▶ Data records
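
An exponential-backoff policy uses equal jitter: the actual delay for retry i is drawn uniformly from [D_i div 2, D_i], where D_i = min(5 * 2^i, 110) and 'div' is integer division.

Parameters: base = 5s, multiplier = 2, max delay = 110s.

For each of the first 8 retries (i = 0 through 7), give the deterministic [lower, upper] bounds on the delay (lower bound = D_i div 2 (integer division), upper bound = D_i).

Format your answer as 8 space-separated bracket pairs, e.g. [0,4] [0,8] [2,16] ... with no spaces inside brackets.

Answer: [2,5] [5,10] [10,20] [20,40] [40,80] [55,110] [55,110] [55,110]

Derivation:
Computing bounds per retry:
  i=0: D_i=min(5*2^0,110)=5, bounds=[2,5]
  i=1: D_i=min(5*2^1,110)=10, bounds=[5,10]
  i=2: D_i=min(5*2^2,110)=20, bounds=[10,20]
  i=3: D_i=min(5*2^3,110)=40, bounds=[20,40]
  i=4: D_i=min(5*2^4,110)=80, bounds=[40,80]
  i=5: D_i=min(5*2^5,110)=110, bounds=[55,110]
  i=6: D_i=min(5*2^6,110)=110, bounds=[55,110]
  i=7: D_i=min(5*2^7,110)=110, bounds=[55,110]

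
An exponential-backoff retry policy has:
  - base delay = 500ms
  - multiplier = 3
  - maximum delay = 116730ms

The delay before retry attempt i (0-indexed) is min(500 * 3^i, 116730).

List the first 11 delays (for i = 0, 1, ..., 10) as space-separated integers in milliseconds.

Answer: 500 1500 4500 13500 40500 116730 116730 116730 116730 116730 116730

Derivation:
Computing each delay:
  i=0: min(500*3^0, 116730) = 500
  i=1: min(500*3^1, 116730) = 1500
  i=2: min(500*3^2, 116730) = 4500
  i=3: min(500*3^3, 116730) = 13500
  i=4: min(500*3^4, 116730) = 40500
  i=5: min(500*3^5, 116730) = 116730
  i=6: min(500*3^6, 116730) = 116730
  i=7: min(500*3^7, 116730) = 116730
  i=8: min(500*3^8, 116730) = 116730
  i=9: min(500*3^9, 116730) = 116730
  i=10: min(500*3^10, 116730) = 116730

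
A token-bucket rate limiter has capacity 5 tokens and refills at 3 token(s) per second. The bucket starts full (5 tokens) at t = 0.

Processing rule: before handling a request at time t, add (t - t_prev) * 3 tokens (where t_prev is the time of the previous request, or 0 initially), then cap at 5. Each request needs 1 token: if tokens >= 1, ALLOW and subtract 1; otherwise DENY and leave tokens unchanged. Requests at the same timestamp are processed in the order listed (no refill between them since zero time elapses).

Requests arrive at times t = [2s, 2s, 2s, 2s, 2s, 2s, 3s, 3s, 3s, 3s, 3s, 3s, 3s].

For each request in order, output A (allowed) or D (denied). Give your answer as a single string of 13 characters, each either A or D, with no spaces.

Simulating step by step:
  req#1 t=2s: ALLOW
  req#2 t=2s: ALLOW
  req#3 t=2s: ALLOW
  req#4 t=2s: ALLOW
  req#5 t=2s: ALLOW
  req#6 t=2s: DENY
  req#7 t=3s: ALLOW
  req#8 t=3s: ALLOW
  req#9 t=3s: ALLOW
  req#10 t=3s: DENY
  req#11 t=3s: DENY
  req#12 t=3s: DENY
  req#13 t=3s: DENY

Answer: AAAAADAAADDDD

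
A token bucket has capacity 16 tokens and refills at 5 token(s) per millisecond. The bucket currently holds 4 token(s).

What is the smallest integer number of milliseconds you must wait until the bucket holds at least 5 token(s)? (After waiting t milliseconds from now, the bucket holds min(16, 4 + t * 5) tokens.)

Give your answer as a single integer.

Answer: 1

Derivation:
Need 4 + t * 5 >= 5, so t >= 1/5.
Smallest integer t = ceil(1/5) = 1.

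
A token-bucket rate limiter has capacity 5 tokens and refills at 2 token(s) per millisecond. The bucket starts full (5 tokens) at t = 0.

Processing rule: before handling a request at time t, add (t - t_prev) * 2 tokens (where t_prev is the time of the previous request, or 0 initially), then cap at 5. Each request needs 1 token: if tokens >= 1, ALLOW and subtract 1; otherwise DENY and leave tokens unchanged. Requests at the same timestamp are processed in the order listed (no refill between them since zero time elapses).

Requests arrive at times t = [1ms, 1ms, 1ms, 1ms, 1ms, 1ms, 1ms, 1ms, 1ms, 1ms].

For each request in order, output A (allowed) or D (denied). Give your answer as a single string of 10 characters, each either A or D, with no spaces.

Simulating step by step:
  req#1 t=1ms: ALLOW
  req#2 t=1ms: ALLOW
  req#3 t=1ms: ALLOW
  req#4 t=1ms: ALLOW
  req#5 t=1ms: ALLOW
  req#6 t=1ms: DENY
  req#7 t=1ms: DENY
  req#8 t=1ms: DENY
  req#9 t=1ms: DENY
  req#10 t=1ms: DENY

Answer: AAAAADDDDD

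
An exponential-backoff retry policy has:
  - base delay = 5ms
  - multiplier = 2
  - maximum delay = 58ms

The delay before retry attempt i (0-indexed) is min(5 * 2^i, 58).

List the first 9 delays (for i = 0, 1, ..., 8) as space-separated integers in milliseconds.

Answer: 5 10 20 40 58 58 58 58 58

Derivation:
Computing each delay:
  i=0: min(5*2^0, 58) = 5
  i=1: min(5*2^1, 58) = 10
  i=2: min(5*2^2, 58) = 20
  i=3: min(5*2^3, 58) = 40
  i=4: min(5*2^4, 58) = 58
  i=5: min(5*2^5, 58) = 58
  i=6: min(5*2^6, 58) = 58
  i=7: min(5*2^7, 58) = 58
  i=8: min(5*2^8, 58) = 58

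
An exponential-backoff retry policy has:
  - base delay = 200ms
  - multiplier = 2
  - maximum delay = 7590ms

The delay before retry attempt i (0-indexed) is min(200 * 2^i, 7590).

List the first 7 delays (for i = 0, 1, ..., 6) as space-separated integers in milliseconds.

Computing each delay:
  i=0: min(200*2^0, 7590) = 200
  i=1: min(200*2^1, 7590) = 400
  i=2: min(200*2^2, 7590) = 800
  i=3: min(200*2^3, 7590) = 1600
  i=4: min(200*2^4, 7590) = 3200
  i=5: min(200*2^5, 7590) = 6400
  i=6: min(200*2^6, 7590) = 7590

Answer: 200 400 800 1600 3200 6400 7590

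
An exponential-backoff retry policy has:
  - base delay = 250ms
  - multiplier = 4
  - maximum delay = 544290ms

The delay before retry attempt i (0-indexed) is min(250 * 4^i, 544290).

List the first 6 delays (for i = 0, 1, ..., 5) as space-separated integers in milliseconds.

Computing each delay:
  i=0: min(250*4^0, 544290) = 250
  i=1: min(250*4^1, 544290) = 1000
  i=2: min(250*4^2, 544290) = 4000
  i=3: min(250*4^3, 544290) = 16000
  i=4: min(250*4^4, 544290) = 64000
  i=5: min(250*4^5, 544290) = 256000

Answer: 250 1000 4000 16000 64000 256000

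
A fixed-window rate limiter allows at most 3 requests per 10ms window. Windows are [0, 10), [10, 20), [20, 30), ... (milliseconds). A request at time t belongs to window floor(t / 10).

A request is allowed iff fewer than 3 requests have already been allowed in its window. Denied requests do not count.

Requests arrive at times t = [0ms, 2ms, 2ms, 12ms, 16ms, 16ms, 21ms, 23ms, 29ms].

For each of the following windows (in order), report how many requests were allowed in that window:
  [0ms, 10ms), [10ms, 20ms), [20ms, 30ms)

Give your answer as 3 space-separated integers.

Answer: 3 3 3

Derivation:
Processing requests:
  req#1 t=0ms (window 0): ALLOW
  req#2 t=2ms (window 0): ALLOW
  req#3 t=2ms (window 0): ALLOW
  req#4 t=12ms (window 1): ALLOW
  req#5 t=16ms (window 1): ALLOW
  req#6 t=16ms (window 1): ALLOW
  req#7 t=21ms (window 2): ALLOW
  req#8 t=23ms (window 2): ALLOW
  req#9 t=29ms (window 2): ALLOW

Allowed counts by window: 3 3 3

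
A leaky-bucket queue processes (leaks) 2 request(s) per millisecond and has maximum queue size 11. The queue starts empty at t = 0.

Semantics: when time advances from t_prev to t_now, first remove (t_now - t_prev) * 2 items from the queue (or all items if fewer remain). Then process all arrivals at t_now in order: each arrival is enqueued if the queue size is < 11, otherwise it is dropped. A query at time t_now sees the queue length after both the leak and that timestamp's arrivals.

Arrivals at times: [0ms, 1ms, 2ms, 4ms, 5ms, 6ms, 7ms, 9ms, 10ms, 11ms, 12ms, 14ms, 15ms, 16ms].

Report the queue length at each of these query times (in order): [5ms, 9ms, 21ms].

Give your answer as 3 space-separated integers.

Queue lengths at query times:
  query t=5ms: backlog = 1
  query t=9ms: backlog = 1
  query t=21ms: backlog = 0

Answer: 1 1 0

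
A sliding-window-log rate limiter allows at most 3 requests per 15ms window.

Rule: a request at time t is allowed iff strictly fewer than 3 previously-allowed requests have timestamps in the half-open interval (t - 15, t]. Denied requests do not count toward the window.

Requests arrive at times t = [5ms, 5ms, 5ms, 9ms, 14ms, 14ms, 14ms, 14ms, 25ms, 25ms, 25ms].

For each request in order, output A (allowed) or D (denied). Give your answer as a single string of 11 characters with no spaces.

Answer: AAADDDDDAAA

Derivation:
Tracking allowed requests in the window:
  req#1 t=5ms: ALLOW
  req#2 t=5ms: ALLOW
  req#3 t=5ms: ALLOW
  req#4 t=9ms: DENY
  req#5 t=14ms: DENY
  req#6 t=14ms: DENY
  req#7 t=14ms: DENY
  req#8 t=14ms: DENY
  req#9 t=25ms: ALLOW
  req#10 t=25ms: ALLOW
  req#11 t=25ms: ALLOW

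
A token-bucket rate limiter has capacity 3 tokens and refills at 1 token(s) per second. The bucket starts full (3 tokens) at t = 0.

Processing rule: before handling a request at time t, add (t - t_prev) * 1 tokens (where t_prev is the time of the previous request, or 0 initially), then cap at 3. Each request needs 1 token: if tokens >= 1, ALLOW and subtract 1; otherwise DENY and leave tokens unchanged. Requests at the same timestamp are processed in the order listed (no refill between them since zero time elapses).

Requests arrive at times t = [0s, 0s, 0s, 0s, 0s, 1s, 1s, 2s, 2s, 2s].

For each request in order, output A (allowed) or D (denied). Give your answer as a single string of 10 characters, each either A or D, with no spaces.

Answer: AAADDADADD

Derivation:
Simulating step by step:
  req#1 t=0s: ALLOW
  req#2 t=0s: ALLOW
  req#3 t=0s: ALLOW
  req#4 t=0s: DENY
  req#5 t=0s: DENY
  req#6 t=1s: ALLOW
  req#7 t=1s: DENY
  req#8 t=2s: ALLOW
  req#9 t=2s: DENY
  req#10 t=2s: DENY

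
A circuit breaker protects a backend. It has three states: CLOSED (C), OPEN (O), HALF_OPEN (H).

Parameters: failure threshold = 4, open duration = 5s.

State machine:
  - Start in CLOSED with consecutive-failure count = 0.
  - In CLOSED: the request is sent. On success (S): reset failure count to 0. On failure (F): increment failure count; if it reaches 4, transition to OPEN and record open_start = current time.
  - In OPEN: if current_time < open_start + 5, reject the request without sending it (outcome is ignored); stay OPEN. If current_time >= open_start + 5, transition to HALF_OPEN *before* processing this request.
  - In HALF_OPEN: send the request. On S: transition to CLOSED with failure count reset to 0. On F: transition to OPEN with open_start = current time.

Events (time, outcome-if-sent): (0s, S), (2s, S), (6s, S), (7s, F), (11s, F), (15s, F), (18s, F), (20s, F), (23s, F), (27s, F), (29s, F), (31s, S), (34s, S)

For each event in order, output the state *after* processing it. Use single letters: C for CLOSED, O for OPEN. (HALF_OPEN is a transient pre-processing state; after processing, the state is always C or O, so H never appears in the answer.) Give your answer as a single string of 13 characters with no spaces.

State after each event:
  event#1 t=0s outcome=S: state=CLOSED
  event#2 t=2s outcome=S: state=CLOSED
  event#3 t=6s outcome=S: state=CLOSED
  event#4 t=7s outcome=F: state=CLOSED
  event#5 t=11s outcome=F: state=CLOSED
  event#6 t=15s outcome=F: state=CLOSED
  event#7 t=18s outcome=F: state=OPEN
  event#8 t=20s outcome=F: state=OPEN
  event#9 t=23s outcome=F: state=OPEN
  event#10 t=27s outcome=F: state=OPEN
  event#11 t=29s outcome=F: state=OPEN
  event#12 t=31s outcome=S: state=OPEN
  event#13 t=34s outcome=S: state=CLOSED

Answer: CCCCCCOOOOOOC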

▶ Your assignment
When the word "fewer" appears in a line of the listing, pull that line out.

▶ Task response
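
A request is allowed iff fewer than 3 requests have already been allowed in its window. Denied requests do not count.
Semantics: when time advances from t_prev to t_now, first remove (t_now - t_prev) * 2 items from the queue (or all items if fewer remain). Then process all arrivals at t_now in order: each arrival is enqueued if the queue size is < 11, otherwise it is dropped. A query at time t_now sees the queue length after both the leak and that timestamp's arrivals.
Rule: a request at time t is allowed iff strictly fewer than 3 previously-allowed requests have timestamps in the half-open interval (t - 15, t]. Denied requests do not count toward the window.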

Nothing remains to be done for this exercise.